= Data supplied =
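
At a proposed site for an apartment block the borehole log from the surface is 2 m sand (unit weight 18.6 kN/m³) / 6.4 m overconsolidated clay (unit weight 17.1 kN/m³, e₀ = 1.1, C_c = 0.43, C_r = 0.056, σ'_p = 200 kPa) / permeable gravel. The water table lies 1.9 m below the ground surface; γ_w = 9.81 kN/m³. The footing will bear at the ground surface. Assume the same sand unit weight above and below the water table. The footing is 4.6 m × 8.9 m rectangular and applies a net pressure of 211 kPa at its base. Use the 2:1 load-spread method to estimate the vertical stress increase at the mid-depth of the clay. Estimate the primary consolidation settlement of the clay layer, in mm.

Mid-depth of clay below the ground surface: z = 2 + 6.4/2 = 5.2 m.
Total vertical stress at mid-clay: σ_v = 18.6×2 + 17.1×3.2 = 91.92 kPa.
Pore pressure: u = 9.81×(5.2 − 1.9) = 32.373 kPa.
Initial effective stress: σ'_0 = σ_v − u = 91.92 − 32.373 = 59.547 kPa.
Stress increase at mid-clay by the 2:1 spreading method:
Δσ = qBL/((B+z)(L+z)) = 211×4.6×8.9/((4.6+5.2)(8.9+5.2)) = 62.515 kPa
Final effective stress: σ'_f = 59.547 + 62.515 = 122.06 kPa.
σ'_f = 122.06 ≤ σ'_p = 200 kPa, so the clay remains overconsolidated and only the recompression index applies:
S_c = C_r·H/(1+e₀)·log₁₀(σ'_f/σ'_0) = 0.056×6.4/2.1×log₁₀(122.06/59.547)
    = 0.17067 × 0.31171 = 0.0532 m

S_c ≈ 53.2 mm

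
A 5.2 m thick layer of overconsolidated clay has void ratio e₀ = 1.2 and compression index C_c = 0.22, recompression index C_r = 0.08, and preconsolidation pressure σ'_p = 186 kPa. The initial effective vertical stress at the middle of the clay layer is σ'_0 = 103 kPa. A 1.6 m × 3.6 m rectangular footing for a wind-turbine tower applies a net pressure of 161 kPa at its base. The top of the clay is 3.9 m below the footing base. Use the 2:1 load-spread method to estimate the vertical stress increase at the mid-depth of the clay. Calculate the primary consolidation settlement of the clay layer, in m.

Mid-depth of clay below the footing base: z = 3.9 + 5.2/2 = 6.5 m.
Stress increase at mid-clay by the 2:1 spreading method:
Δσ = qBL/((B+z)(L+z)) = 161×1.6×3.6/((1.6+6.5)(3.6+6.5)) = 11.336 kPa
Final effective stress: σ'_f = 103 + 11.336 = 114.34 kPa.
σ'_f = 114.34 ≤ σ'_p = 186 kPa, so the clay remains overconsolidated and only the recompression index applies:
S_c = C_r·H/(1+e₀)·log₁₀(σ'_f/σ'_0) = 0.08×5.2/2.2×log₁₀(114.34/103)
    = 0.18909 × 0.045361 = 0.008577 m

S_c ≈ 0.00858 m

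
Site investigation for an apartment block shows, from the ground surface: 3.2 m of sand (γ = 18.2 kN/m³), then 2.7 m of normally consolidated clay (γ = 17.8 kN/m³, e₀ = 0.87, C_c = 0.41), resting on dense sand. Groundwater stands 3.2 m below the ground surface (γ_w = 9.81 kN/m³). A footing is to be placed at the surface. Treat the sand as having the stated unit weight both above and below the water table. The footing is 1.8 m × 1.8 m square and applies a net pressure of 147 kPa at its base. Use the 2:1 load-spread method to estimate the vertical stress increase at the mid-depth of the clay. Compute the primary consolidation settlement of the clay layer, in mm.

S_c ≈ 40.6 mm

Mid-depth of clay below the ground surface: z = 3.2 + 2.7/2 = 4.55 m.
Total vertical stress at mid-clay: σ_v = 18.2×3.2 + 17.8×1.35 = 82.27 kPa.
Pore pressure: u = 9.81×(4.55 − 3.2) = 13.244 kPa.
Initial effective stress: σ'_0 = σ_v − u = 82.27 − 13.244 = 69.026 kPa.
Stress increase at mid-clay by the 2:1 spreading method:
Δσ = qBL/((B+z)(L+z)) = 147×1.8×1.8/((1.8+4.55)(1.8+4.55)) = 11.812 kPa
Final effective stress: σ'_f = σ'_0 + Δσ = 69.026 + 11.812 = 80.838 kPa.
Normally consolidated clay, so the full stress increment lies on the virgin compression line:
S_c = C_c·H/(1+e₀)·log₁₀(σ'_f/σ'_0) = 0.41×2.7/(1+0.87)×log₁₀(80.838/69.026)
    = 0.59198 × 0.068603 = 0.04061 m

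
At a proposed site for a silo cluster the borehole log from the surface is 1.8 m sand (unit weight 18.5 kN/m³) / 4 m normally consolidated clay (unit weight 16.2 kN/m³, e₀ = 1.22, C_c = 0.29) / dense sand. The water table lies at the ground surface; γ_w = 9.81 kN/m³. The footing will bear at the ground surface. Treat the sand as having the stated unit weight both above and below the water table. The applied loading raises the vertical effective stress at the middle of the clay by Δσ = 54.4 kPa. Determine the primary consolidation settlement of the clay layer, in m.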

= What to work on =
Each entry given above is to be duplicated exactly.

= Solution to this exercise =
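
At a proposed site for an apartment block the borehole log from the surface is 2 m sand (unit weight 18.6 kN/m³) / 6.4 m overconsolidated clay (unit weight 17.1 kN/m³, e₀ = 1.1, C_c = 0.43, C_r = 0.056, σ'_p = 200 kPa) / permeable gravel. The water table lies 1.9 m below the ground surface; γ_w = 9.81 kN/m³. The footing will bear at the ground surface. Assume the same sand unit weight above and below the water table. The footing is 4.6 m × 8.9 m rectangular and applies a net pressure of 211 kPa at its base. Use the 2:1 load-spread method to estimate the vertical stress increase at the mid-depth of the clay. Estimate the primary consolidation settlement of the clay layer, in mm.

Mid-depth of clay below the ground surface: z = 2 + 6.4/2 = 5.2 m.
Total vertical stress at mid-clay: σ_v = 18.6×2 + 17.1×3.2 = 91.92 kPa.
Pore pressure: u = 9.81×(5.2 − 1.9) = 32.373 kPa.
Initial effective stress: σ'_0 = σ_v − u = 91.92 − 32.373 = 59.547 kPa.
Stress increase at mid-clay by the 2:1 spreading method:
Δσ = qBL/((B+z)(L+z)) = 211×4.6×8.9/((4.6+5.2)(8.9+5.2)) = 62.515 kPa
Final effective stress: σ'_f = 59.547 + 62.515 = 122.06 kPa.
σ'_f = 122.06 ≤ σ'_p = 200 kPa, so the clay remains overconsolidated and only the recompression index applies:
S_c = C_r·H/(1+e₀)·log₁₀(σ'_f/σ'_0) = 0.056×6.4/2.1×log₁₀(122.06/59.547)
    = 0.17067 × 0.31171 = 0.0532 m

S_c ≈ 53.2 mm

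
A 5.2 m thick layer of overconsolidated clay has void ratio e₀ = 1.2 and compression index C_c = 0.22, recompression index C_r = 0.08, and preconsolidation pressure σ'_p = 186 kPa. The initial effective vertical stress at the middle of the clay layer is σ'_0 = 103 kPa. A 1.6 m × 3.6 m rectangular footing for a wind-turbine tower applies a net pressure of 161 kPa at its base. The top of the clay is 3.9 m below the footing base. Use the 2:1 load-spread method to estimate the vertical stress increase at the mid-depth of the clay. Calculate the primary consolidation settlement of the clay layer, in m.

Mid-depth of clay below the footing base: z = 3.9 + 5.2/2 = 6.5 m.
Stress increase at mid-clay by the 2:1 spreading method:
Δσ = qBL/((B+z)(L+z)) = 161×1.6×3.6/((1.6+6.5)(3.6+6.5)) = 11.336 kPa
Final effective stress: σ'_f = 103 + 11.336 = 114.34 kPa.
σ'_f = 114.34 ≤ σ'_p = 186 kPa, so the clay remains overconsolidated and only the recompression index applies:
S_c = C_r·H/(1+e₀)·log₁₀(σ'_f/σ'_0) = 0.08×5.2/2.2×log₁₀(114.34/103)
    = 0.18909 × 0.045361 = 0.008577 m

S_c ≈ 0.00858 m

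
Site investigation for an apartment block shows, from the ground surface: 3.2 m of sand (γ = 18.2 kN/m³), then 2.7 m of normally consolidated clay (γ = 17.8 kN/m³, e₀ = 0.87, C_c = 0.41), resting on dense sand. Groundwater stands 3.2 m below the ground surface (γ_w = 9.81 kN/m³). A footing is to be placed at the surface. Treat the sand as having the stated unit weight both above and below the water table. The footing is 1.8 m × 1.8 m square and applies a net pressure of 147 kPa at its base. Use the 2:1 load-spread method to estimate the vertical stress increase at the mid-depth of the clay. Compute the primary consolidation settlement of the clay layer, in mm.

S_c ≈ 40.6 mm

Mid-depth of clay below the ground surface: z = 3.2 + 2.7/2 = 4.55 m.
Total vertical stress at mid-clay: σ_v = 18.2×3.2 + 17.8×1.35 = 82.27 kPa.
Pore pressure: u = 9.81×(4.55 − 3.2) = 13.244 kPa.
Initial effective stress: σ'_0 = σ_v − u = 82.27 − 13.244 = 69.026 kPa.
Stress increase at mid-clay by the 2:1 spreading method:
Δσ = qBL/((B+z)(L+z)) = 147×1.8×1.8/((1.8+4.55)(1.8+4.55)) = 11.812 kPa
Final effective stress: σ'_f = σ'_0 + Δσ = 69.026 + 11.812 = 80.838 kPa.
Normally consolidated clay, so the full stress increment lies on the virgin compression line:
S_c = C_c·H/(1+e₀)·log₁₀(σ'_f/σ'_0) = 0.41×2.7/(1+0.87)×log₁₀(80.838/69.026)
    = 0.59198 × 0.068603 = 0.04061 m

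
At a proposed site for a silo cluster the borehole log from the surface is 1.8 m sand (unit weight 18.5 kN/m³) / 4 m normally consolidated clay (unit weight 16.2 kN/m³, e₀ = 1.22, C_c = 0.29) / dense sand. The water table lies at the ground surface; γ_w = 9.81 kN/m³. The footing will bear at the ground surface. Treat the sand as having the stated unit weight both above and below the water table. The applied loading raises the vertical effective stress at the middle of the clay by Δσ = 54.4 kPa. Determine the primary consolidation settlement of the clay layer, in m.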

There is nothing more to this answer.